WHAT YOU ARE ASKED TO DO: Using the records below, output the stretch that opens with the line containing "Answer: 1/64065 ≈ 1.5609e-5" and closes with the line containing "What is $- (\left(-871", exactly and including both lines, with nothing more.
RECORDED DATA Start Marker
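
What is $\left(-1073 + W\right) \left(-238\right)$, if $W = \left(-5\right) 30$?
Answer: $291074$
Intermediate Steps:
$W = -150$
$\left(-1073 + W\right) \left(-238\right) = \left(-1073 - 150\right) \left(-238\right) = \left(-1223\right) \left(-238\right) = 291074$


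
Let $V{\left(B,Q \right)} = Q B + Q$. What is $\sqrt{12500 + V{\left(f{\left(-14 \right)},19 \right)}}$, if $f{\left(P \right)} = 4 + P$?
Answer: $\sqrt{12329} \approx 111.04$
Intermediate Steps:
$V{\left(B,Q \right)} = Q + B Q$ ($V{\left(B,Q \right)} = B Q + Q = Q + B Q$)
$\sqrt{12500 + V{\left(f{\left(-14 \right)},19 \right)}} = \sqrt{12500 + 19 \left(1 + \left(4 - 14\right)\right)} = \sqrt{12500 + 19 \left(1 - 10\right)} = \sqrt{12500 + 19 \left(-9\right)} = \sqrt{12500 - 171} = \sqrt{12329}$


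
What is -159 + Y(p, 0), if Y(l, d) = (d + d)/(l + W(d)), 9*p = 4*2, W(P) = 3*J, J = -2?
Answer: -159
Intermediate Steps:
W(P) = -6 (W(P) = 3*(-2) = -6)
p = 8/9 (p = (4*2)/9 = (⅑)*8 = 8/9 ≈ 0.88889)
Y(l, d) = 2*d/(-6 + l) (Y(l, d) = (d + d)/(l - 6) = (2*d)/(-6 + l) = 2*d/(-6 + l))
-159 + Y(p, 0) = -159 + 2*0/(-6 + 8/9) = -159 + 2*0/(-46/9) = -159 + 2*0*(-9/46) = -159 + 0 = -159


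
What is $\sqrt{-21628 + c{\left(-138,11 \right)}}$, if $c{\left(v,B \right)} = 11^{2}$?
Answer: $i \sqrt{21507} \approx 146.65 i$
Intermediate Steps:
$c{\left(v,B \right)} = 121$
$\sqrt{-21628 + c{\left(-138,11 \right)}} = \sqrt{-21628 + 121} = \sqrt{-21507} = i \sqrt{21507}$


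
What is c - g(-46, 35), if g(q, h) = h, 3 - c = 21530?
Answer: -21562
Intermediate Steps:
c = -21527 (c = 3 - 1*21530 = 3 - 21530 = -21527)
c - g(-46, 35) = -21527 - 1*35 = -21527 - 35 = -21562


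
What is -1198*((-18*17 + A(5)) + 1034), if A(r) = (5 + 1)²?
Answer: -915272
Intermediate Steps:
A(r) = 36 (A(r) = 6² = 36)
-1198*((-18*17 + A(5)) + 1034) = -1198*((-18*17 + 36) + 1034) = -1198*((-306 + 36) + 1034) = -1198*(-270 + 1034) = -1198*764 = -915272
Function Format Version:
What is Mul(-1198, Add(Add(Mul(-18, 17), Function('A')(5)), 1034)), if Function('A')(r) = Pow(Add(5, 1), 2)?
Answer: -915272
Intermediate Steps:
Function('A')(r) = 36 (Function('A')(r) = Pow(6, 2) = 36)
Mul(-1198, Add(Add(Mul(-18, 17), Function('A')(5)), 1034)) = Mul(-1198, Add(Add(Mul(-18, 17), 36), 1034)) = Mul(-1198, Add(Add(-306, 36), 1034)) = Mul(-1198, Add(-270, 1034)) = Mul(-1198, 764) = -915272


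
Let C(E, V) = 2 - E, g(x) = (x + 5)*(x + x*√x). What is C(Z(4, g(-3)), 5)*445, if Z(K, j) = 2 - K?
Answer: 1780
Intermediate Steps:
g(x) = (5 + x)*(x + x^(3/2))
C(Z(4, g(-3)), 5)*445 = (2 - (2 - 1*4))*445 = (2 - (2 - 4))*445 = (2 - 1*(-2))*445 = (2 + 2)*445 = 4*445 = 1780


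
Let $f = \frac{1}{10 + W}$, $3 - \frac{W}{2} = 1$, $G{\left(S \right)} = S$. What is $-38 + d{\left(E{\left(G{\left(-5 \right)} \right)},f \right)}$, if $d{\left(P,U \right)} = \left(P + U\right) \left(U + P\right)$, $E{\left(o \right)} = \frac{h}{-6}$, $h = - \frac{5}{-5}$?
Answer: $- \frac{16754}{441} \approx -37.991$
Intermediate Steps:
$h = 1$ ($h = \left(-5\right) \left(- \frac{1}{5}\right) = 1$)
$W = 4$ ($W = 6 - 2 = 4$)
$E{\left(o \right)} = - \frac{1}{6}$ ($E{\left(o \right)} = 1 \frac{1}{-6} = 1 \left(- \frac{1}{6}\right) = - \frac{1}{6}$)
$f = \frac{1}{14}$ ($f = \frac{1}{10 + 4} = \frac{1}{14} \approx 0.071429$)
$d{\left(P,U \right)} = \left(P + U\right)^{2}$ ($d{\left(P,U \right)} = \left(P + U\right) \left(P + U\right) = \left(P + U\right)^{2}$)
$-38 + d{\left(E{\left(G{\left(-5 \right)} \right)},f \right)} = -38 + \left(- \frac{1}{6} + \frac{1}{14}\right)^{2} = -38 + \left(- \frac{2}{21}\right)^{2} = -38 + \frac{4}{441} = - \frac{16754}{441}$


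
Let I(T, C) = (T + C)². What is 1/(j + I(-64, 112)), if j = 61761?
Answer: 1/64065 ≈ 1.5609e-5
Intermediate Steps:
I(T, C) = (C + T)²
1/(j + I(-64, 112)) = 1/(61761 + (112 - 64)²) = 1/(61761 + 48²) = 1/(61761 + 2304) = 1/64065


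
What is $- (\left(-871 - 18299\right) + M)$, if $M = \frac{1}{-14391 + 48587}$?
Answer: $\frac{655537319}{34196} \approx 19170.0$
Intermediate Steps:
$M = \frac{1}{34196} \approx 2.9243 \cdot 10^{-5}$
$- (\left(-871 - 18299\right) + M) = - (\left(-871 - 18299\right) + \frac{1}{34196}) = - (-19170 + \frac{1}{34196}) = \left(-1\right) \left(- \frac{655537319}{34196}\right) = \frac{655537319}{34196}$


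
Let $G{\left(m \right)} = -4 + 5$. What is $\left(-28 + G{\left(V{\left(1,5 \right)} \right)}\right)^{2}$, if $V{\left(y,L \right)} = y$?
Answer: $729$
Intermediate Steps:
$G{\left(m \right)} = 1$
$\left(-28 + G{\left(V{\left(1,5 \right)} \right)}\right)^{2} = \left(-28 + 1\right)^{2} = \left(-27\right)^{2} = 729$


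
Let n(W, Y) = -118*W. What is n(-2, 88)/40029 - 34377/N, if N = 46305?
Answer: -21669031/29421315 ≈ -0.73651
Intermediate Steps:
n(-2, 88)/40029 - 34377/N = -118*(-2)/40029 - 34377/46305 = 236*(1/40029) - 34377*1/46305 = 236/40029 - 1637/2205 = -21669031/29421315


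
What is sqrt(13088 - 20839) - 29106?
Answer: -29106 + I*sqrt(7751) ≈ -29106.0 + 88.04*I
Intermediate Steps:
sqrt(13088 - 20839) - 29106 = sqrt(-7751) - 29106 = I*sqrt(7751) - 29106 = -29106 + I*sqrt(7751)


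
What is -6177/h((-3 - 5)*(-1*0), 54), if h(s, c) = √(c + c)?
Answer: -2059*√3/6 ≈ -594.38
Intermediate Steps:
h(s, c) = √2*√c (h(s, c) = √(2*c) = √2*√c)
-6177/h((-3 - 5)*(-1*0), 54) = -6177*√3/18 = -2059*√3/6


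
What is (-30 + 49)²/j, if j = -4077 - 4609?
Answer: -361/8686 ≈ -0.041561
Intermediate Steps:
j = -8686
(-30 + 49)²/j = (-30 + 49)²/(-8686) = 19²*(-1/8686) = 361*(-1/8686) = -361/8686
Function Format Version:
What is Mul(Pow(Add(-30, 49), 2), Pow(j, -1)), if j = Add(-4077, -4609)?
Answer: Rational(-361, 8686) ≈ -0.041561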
RECORDED DATA End Marker
RECORDED DATA Start Marker
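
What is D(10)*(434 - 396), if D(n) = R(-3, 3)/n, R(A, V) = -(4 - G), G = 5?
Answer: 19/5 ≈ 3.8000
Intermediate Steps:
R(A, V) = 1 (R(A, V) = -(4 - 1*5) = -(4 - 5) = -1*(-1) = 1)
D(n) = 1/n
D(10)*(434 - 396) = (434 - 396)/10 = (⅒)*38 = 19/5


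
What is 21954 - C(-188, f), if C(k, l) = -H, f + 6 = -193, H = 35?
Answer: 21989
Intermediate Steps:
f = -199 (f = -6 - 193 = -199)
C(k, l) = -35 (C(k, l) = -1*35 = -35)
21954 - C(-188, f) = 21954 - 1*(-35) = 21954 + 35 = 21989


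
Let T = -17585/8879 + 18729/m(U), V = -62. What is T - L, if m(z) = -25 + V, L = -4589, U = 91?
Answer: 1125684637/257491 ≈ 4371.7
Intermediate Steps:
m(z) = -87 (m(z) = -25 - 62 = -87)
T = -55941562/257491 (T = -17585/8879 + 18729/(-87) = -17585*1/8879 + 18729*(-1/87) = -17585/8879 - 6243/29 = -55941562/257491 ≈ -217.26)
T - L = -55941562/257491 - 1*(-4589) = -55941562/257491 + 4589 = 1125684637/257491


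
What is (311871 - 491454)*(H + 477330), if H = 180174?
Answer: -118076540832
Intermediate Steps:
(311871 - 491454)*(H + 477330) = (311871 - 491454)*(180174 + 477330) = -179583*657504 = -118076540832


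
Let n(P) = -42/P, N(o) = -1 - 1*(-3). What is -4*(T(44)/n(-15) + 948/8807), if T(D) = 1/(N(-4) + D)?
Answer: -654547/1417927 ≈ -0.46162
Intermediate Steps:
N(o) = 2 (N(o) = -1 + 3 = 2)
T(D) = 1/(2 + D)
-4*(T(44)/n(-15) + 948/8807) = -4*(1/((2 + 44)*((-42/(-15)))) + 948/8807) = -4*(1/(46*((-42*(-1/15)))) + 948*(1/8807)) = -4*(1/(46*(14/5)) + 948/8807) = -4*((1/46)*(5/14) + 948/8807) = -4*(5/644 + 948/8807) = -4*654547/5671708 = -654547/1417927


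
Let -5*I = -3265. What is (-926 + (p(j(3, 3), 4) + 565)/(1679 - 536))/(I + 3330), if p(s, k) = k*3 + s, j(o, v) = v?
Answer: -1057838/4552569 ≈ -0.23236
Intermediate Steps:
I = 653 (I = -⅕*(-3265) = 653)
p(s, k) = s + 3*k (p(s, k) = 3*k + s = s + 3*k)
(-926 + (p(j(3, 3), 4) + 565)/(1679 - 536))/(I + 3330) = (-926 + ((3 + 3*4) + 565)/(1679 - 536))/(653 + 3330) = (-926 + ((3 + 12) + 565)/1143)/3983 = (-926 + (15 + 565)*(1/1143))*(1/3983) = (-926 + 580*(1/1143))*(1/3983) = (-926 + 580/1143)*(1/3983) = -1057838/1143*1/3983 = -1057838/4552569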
RECORDED DATA End Marker
RECORDED DATA Start Marker
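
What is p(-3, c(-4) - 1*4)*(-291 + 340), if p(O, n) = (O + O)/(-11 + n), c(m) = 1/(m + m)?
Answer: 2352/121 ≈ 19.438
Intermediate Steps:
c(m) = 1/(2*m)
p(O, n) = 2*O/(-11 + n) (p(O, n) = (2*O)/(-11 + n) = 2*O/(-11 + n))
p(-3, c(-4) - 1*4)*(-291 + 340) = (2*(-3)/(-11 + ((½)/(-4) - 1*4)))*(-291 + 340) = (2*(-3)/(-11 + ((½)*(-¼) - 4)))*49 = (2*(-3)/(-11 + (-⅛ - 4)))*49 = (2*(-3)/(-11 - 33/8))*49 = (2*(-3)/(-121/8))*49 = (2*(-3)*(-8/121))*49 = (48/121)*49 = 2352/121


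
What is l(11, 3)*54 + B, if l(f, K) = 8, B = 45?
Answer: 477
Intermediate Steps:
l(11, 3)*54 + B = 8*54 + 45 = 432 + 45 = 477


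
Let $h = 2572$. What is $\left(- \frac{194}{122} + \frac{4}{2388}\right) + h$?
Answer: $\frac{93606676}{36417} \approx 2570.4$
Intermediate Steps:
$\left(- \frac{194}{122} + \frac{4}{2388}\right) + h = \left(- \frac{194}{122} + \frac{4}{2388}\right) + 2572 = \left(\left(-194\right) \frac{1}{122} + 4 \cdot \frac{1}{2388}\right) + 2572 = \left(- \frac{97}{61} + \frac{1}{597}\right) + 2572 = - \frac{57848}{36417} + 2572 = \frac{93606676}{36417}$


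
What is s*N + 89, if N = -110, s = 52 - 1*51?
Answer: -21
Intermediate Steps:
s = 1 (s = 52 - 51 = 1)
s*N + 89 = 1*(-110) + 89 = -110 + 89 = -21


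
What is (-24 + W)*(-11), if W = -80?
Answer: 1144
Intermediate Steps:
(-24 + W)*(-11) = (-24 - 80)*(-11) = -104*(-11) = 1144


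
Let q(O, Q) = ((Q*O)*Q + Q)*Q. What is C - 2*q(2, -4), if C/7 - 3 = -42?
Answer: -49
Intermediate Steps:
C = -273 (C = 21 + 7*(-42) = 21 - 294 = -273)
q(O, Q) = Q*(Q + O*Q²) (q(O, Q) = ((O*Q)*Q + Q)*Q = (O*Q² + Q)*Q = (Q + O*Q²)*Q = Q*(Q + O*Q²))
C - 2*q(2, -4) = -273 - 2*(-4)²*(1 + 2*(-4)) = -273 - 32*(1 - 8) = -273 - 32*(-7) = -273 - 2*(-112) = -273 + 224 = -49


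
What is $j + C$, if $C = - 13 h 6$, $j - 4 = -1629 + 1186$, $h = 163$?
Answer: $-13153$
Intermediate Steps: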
RECORDED DATA End Marker
RESPONSE FOR THIS EXERCISE:
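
Answer: 1/64065 ≈ 1.5609e-5
Intermediate Steps:
I(T, C) = (C + T)²
1/(j + I(-64, 112)) = 1/(61761 + (112 - 64)²) = 1/(61761 + 48²) = 1/(61761 + 2304) = 1/64065


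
What is $- (\left(-871 - 18299\right) + M)$, if $M = \frac{1}{-14391 + 48587}$?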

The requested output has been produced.